##### Exercise materials

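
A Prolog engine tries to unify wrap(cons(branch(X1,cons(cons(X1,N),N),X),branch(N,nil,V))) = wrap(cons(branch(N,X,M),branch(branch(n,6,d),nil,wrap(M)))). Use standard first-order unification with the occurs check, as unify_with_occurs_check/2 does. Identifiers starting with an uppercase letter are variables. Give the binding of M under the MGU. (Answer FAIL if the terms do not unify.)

Decompose wrap/1: cons(branch(X1,cons(cons(X1,N),N),X),branch(N,nil,V)) = cons(branch(N,X,M),branch(branch(n,6,d),nil,wrap(M))).
Decompose cons/2: branch(X1,cons(cons(X1,N),N),X) = branch(N,X,M),  branch(N,nil,V) = branch(branch(n,6,d),nil,wrap(M)).
Decompose branch/3: X1 = N,  cons(cons(X1,N),N) = X,  X = M.
Bind X1 := N; substituting into the one remaining equation that mentions X1 gives: cons(cons(N,N),N) = X.
Bind X := cons(cons(N,N),N); substituting into the one remaining equation that mentions X gives: cons(cons(N,N),N) = M.
Bind M := cons(cons(N,N),N); substituting into the remaining equation gives: branch(N,nil,V) = branch(branch(n,6,d),nil,wrap(cons(cons(N,N),N))).
Decompose branch/3: N = branch(n,6,d),  nil = nil,  V = wrap(cons(cons(N,N),N)).
Bind N := branch(n,6,d); substituting into the one remaining equation that mentions N gives: V = wrap(cons(cons(branch(n,6,d),branch(n,6,d)),branch(n,6,d))). Substituting into the earlier bindings gives X1 := branch(n,6,d), X := cons(cons(branch(n,6,d),branch(n,6,d)),branch(n,6,d)), M := cons(cons(branch(n,6,d),branch(n,6,d)),branch(n,6,d)).
Delete trivial equation nil = nil.
Bind V := wrap(cons(cons(branch(n,6,d),branch(n,6,d)),branch(n,6,d))).
MGU = { X1 ↦ branch(n,6,d), X ↦ cons(cons(branch(n,6,d),branch(n,6,d)),branch(n,6,d)), M ↦ cons(cons(branch(n,6,d),branch(n,6,d)),branch(n,6,d)), N ↦ branch(n,6,d), V ↦ wrap(cons(cons(branch(n,6,d),branch(n,6,d)),branch(n,6,d))) }, so M ↦ cons(cons(branch(n,6,d),branch(n,6,d)),branch(n,6,d)).

cons(cons(branch(n,6,d),branch(n,6,d)),branch(n,6,d))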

##########

• _About this exercise_:
Extract the whole listing, character for character.

• _Task result_:
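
A Prolog engine tries to unify wrap(cons(branch(X1,cons(cons(X1,N),N),X),branch(N,nil,V))) = wrap(cons(branch(N,X,M),branch(branch(n,6,d),nil,wrap(M)))). Use standard first-order unification with the occurs check, as unify_with_occurs_check/2 does. Identifiers starting with an uppercase letter are variables. Give the binding of M under the MGU. (Answer FAIL if the terms do not unify.)

Decompose wrap/1: cons(branch(X1,cons(cons(X1,N),N),X),branch(N,nil,V)) = cons(branch(N,X,M),branch(branch(n,6,d),nil,wrap(M))).
Decompose cons/2: branch(X1,cons(cons(X1,N),N),X) = branch(N,X,M),  branch(N,nil,V) = branch(branch(n,6,d),nil,wrap(M)).
Decompose branch/3: X1 = N,  cons(cons(X1,N),N) = X,  X = M.
Bind X1 := N; substituting into the one remaining equation that mentions X1 gives: cons(cons(N,N),N) = X.
Bind X := cons(cons(N,N),N); substituting into the one remaining equation that mentions X gives: cons(cons(N,N),N) = M.
Bind M := cons(cons(N,N),N); substituting into the remaining equation gives: branch(N,nil,V) = branch(branch(n,6,d),nil,wrap(cons(cons(N,N),N))).
Decompose branch/3: N = branch(n,6,d),  nil = nil,  V = wrap(cons(cons(N,N),N)).
Bind N := branch(n,6,d); substituting into the one remaining equation that mentions N gives: V = wrap(cons(cons(branch(n,6,d),branch(n,6,d)),branch(n,6,d))). Substituting into the earlier bindings gives X1 := branch(n,6,d), X := cons(cons(branch(n,6,d),branch(n,6,d)),branch(n,6,d)), M := cons(cons(branch(n,6,d),branch(n,6,d)),branch(n,6,d)).
Delete trivial equation nil = nil.
Bind V := wrap(cons(cons(branch(n,6,d),branch(n,6,d)),branch(n,6,d))).
MGU = { X1 ↦ branch(n,6,d), X ↦ cons(cons(branch(n,6,d),branch(n,6,d)),branch(n,6,d)), M ↦ cons(cons(branch(n,6,d),branch(n,6,d)),branch(n,6,d)), N ↦ branch(n,6,d), V ↦ wrap(cons(cons(branch(n,6,d),branch(n,6,d)),branch(n,6,d))) }, so M ↦ cons(cons(branch(n,6,d),branch(n,6,d)),branch(n,6,d)).

cons(cons(branch(n,6,d),branch(n,6,d)),branch(n,6,d))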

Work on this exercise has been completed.